Assignment »
Exact copies of the records below are required.

Records for the task »
......

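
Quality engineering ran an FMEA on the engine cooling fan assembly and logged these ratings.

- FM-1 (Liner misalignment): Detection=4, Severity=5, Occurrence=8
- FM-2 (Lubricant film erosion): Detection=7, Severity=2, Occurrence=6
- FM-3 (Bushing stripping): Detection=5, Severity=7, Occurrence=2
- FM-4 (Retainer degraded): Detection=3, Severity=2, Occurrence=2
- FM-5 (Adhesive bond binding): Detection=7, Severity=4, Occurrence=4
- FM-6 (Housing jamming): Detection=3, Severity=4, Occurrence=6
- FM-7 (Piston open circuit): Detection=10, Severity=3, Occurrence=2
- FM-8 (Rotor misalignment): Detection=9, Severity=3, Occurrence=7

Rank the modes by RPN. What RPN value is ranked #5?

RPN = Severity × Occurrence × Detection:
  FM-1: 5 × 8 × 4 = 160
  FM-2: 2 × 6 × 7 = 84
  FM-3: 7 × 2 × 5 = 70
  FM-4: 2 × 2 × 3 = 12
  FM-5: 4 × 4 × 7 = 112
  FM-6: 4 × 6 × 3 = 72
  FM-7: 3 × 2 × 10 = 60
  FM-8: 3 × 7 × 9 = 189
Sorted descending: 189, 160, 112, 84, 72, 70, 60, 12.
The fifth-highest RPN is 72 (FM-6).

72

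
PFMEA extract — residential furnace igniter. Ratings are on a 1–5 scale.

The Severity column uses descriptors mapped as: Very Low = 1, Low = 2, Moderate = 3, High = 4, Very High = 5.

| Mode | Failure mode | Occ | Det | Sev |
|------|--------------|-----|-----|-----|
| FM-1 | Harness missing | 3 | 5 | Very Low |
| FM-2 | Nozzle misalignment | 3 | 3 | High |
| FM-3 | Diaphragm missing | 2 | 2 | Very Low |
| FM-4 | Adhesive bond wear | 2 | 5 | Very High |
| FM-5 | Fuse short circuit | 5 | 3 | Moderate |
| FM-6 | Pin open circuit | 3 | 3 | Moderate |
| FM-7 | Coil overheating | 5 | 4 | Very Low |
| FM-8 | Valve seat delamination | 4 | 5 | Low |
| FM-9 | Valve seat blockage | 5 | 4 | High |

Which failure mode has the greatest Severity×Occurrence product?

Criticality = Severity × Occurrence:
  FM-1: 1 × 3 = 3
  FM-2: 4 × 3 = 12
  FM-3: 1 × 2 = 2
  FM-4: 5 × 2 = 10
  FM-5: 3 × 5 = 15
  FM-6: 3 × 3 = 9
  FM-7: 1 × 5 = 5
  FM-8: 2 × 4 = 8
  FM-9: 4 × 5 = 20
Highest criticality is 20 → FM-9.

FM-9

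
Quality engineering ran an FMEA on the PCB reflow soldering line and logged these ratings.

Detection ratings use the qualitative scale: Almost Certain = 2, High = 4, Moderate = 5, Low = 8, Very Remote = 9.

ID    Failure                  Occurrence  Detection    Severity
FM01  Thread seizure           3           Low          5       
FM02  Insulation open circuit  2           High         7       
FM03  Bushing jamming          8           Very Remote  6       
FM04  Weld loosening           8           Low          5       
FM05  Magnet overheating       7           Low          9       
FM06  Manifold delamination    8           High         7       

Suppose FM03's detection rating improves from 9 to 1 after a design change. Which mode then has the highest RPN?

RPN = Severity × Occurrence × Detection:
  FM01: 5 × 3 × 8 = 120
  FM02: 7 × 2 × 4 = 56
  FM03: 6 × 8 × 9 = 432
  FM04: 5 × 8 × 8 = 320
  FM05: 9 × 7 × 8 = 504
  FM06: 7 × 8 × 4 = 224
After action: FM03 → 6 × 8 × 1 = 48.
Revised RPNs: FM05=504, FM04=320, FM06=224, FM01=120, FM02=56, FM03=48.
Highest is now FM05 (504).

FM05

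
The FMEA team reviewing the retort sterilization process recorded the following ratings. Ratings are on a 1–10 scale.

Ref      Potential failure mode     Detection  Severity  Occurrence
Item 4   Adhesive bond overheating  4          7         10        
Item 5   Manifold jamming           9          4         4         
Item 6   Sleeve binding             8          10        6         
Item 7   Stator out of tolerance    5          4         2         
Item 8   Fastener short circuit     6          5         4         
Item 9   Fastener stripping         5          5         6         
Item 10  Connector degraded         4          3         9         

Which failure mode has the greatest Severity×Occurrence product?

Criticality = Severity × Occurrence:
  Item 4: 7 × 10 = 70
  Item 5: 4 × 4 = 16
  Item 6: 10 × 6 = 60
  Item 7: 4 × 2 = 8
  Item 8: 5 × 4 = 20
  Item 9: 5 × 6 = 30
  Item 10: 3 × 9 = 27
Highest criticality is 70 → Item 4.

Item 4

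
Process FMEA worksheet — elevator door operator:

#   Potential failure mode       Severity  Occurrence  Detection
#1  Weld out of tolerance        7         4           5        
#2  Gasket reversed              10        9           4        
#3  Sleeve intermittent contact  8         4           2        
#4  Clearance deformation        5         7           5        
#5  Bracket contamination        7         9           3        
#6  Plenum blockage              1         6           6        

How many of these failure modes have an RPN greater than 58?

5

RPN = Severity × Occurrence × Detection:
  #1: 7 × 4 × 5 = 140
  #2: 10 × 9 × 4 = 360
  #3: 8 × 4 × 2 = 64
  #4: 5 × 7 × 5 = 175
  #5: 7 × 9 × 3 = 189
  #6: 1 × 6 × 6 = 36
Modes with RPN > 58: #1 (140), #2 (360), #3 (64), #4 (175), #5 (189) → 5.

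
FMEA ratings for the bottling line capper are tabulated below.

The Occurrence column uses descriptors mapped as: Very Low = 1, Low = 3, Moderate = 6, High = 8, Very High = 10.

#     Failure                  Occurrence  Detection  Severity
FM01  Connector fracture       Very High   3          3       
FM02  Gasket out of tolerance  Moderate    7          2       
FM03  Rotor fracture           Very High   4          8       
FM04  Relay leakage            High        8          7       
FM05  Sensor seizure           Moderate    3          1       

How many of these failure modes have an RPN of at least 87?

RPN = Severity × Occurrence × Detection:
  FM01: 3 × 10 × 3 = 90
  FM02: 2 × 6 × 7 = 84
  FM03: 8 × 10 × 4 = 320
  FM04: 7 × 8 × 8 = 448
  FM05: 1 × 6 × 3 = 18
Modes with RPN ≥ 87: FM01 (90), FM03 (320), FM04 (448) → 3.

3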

......

Reply to the exercise »
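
Quality engineering ran an FMEA on the engine cooling fan assembly and logged these ratings.

- FM-1 (Liner misalignment): Detection=4, Severity=5, Occurrence=8
- FM-2 (Lubricant film erosion): Detection=7, Severity=2, Occurrence=6
- FM-3 (Bushing stripping): Detection=5, Severity=7, Occurrence=2
- FM-4 (Retainer degraded): Detection=3, Severity=2, Occurrence=2
- FM-5 (Adhesive bond binding): Detection=7, Severity=4, Occurrence=4
- FM-6 (Housing jamming): Detection=3, Severity=4, Occurrence=6
- FM-7 (Piston open circuit): Detection=10, Severity=3, Occurrence=2
- FM-8 (Rotor misalignment): Detection=9, Severity=3, Occurrence=7

Rank the modes by RPN. What RPN value is ranked #5?

RPN = Severity × Occurrence × Detection:
  FM-1: 5 × 8 × 4 = 160
  FM-2: 2 × 6 × 7 = 84
  FM-3: 7 × 2 × 5 = 70
  FM-4: 2 × 2 × 3 = 12
  FM-5: 4 × 4 × 7 = 112
  FM-6: 4 × 6 × 3 = 72
  FM-7: 3 × 2 × 10 = 60
  FM-8: 3 × 7 × 9 = 189
Sorted descending: 189, 160, 112, 84, 72, 70, 60, 12.
The fifth-highest RPN is 72 (FM-6).

72

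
PFMEA extract — residential furnace igniter. Ratings are on a 1–5 scale.

The Severity column uses descriptors mapped as: Very Low = 1, Low = 2, Moderate = 3, High = 4, Very High = 5.

| Mode | Failure mode | Occ | Det | Sev |
|------|--------------|-----|-----|-----|
| FM-1 | Harness missing | 3 | 5 | Very Low |
| FM-2 | Nozzle misalignment | 3 | 3 | High |
| FM-3 | Diaphragm missing | 2 | 2 | Very Low |
| FM-4 | Adhesive bond wear | 2 | 5 | Very High |
| FM-5 | Fuse short circuit | 5 | 3 | Moderate |
| FM-6 | Pin open circuit | 3 | 3 | Moderate |
| FM-7 | Coil overheating | 5 | 4 | Very Low |
| FM-8 | Valve seat delamination | 4 | 5 | Low |
| FM-9 | Valve seat blockage | 5 | 4 | High |

Which failure mode has the greatest Severity×Occurrence product?

Criticality = Severity × Occurrence:
  FM-1: 1 × 3 = 3
  FM-2: 4 × 3 = 12
  FM-3: 1 × 2 = 2
  FM-4: 5 × 2 = 10
  FM-5: 3 × 5 = 15
  FM-6: 3 × 3 = 9
  FM-7: 1 × 5 = 5
  FM-8: 2 × 4 = 8
  FM-9: 4 × 5 = 20
Highest criticality is 20 → FM-9.

FM-9

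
Quality engineering ran an FMEA on the PCB reflow soldering line and logged these ratings.

Detection ratings use the qualitative scale: Almost Certain = 2, High = 4, Moderate = 5, Low = 8, Very Remote = 9.

ID    Failure                  Occurrence  Detection    Severity
FM01  Thread seizure           3           Low          5       
FM02  Insulation open circuit  2           High         7       
FM03  Bushing jamming          8           Very Remote  6       
FM04  Weld loosening           8           Low          5       
FM05  Magnet overheating       7           Low          9       
FM06  Manifold delamination    8           High         7       

Suppose FM03's detection rating improves from 9 to 1 after a design change. Which mode then has the highest RPN?

RPN = Severity × Occurrence × Detection:
  FM01: 5 × 3 × 8 = 120
  FM02: 7 × 2 × 4 = 56
  FM03: 6 × 8 × 9 = 432
  FM04: 5 × 8 × 8 = 320
  FM05: 9 × 7 × 8 = 504
  FM06: 7 × 8 × 4 = 224
After action: FM03 → 6 × 8 × 1 = 48.
Revised RPNs: FM05=504, FM04=320, FM06=224, FM01=120, FM02=56, FM03=48.
Highest is now FM05 (504).

FM05

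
The FMEA team reviewing the retort sterilization process recorded the following ratings. Ratings are on a 1–10 scale.

Ref      Potential failure mode     Detection  Severity  Occurrence
Item 4   Adhesive bond overheating  4          7         10        
Item 5   Manifold jamming           9          4         4         
Item 6   Sleeve binding             8          10        6         
Item 7   Stator out of tolerance    5          4         2         
Item 8   Fastener short circuit     6          5         4         
Item 9   Fastener stripping         5          5         6         
Item 10  Connector degraded         4          3         9         

Which failure mode has the greatest Severity×Occurrence product?

Criticality = Severity × Occurrence:
  Item 4: 7 × 10 = 70
  Item 5: 4 × 4 = 16
  Item 6: 10 × 6 = 60
  Item 7: 4 × 2 = 8
  Item 8: 5 × 4 = 20
  Item 9: 5 × 6 = 30
  Item 10: 3 × 9 = 27
Highest criticality is 70 → Item 4.

Item 4

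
Process FMEA worksheet — elevator door operator:

#   Potential failure mode       Severity  Occurrence  Detection
#1  Weld out of tolerance        7         4           5        
#2  Gasket reversed              10        9           4        
#3  Sleeve intermittent contact  8         4           2        
#4  Clearance deformation        5         7           5        
#5  Bracket contamination        7         9           3        
#6  Plenum blockage              1         6           6        

How many of these failure modes have an RPN greater than 58?

5

RPN = Severity × Occurrence × Detection:
  #1: 7 × 4 × 5 = 140
  #2: 10 × 9 × 4 = 360
  #3: 8 × 4 × 2 = 64
  #4: 5 × 7 × 5 = 175
  #5: 7 × 9 × 3 = 189
  #6: 1 × 6 × 6 = 36
Modes with RPN > 58: #1 (140), #2 (360), #3 (64), #4 (175), #5 (189) → 5.

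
FMEA ratings for the bottling line capper are tabulated below.

The Occurrence column uses descriptors mapped as: Very Low = 1, Low = 3, Moderate = 6, High = 8, Very High = 10.

#     Failure                  Occurrence  Detection  Severity
FM01  Connector fracture       Very High   3          3       
FM02  Gasket out of tolerance  Moderate    7          2       
FM03  Rotor fracture           Very High   4          8       
FM04  Relay leakage            High        8          7       
FM05  Sensor seizure           Moderate    3          1       

How many of these failure modes have an RPN of at least 87?

RPN = Severity × Occurrence × Detection:
  FM01: 3 × 10 × 3 = 90
  FM02: 2 × 6 × 7 = 84
  FM03: 8 × 10 × 4 = 320
  FM04: 7 × 8 × 8 = 448
  FM05: 1 × 6 × 3 = 18
Modes with RPN ≥ 87: FM01 (90), FM03 (320), FM04 (448) → 3.

3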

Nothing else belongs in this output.